RECORDS PROVIDED:
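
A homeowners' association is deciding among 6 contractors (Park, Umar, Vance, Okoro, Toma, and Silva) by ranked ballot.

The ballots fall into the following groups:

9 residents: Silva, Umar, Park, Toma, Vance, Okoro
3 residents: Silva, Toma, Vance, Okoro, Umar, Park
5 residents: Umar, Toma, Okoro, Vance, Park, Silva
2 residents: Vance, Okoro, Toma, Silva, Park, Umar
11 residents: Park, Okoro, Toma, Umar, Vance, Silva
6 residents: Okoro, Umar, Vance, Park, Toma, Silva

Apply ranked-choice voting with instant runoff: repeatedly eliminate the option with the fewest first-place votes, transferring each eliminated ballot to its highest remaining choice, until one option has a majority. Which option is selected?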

WHAT IS BEING ASKED: Return the lines of the listing above exactly as they appear, starting with the first and stopping after the line that holds "3 residents: Silva, Toma, Vance, Okoro, Umar, Park".

EXERCISE ANSWER:
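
A homeowners' association is deciding among 6 contractors (Park, Umar, Vance, Okoro, Toma, and Silva) by ranked ballot.

The ballots fall into the following groups:

9 residents: Silva, Umar, Park, Toma, Vance, Okoro
3 residents: Silva, Toma, Vance, Okoro, Umar, Park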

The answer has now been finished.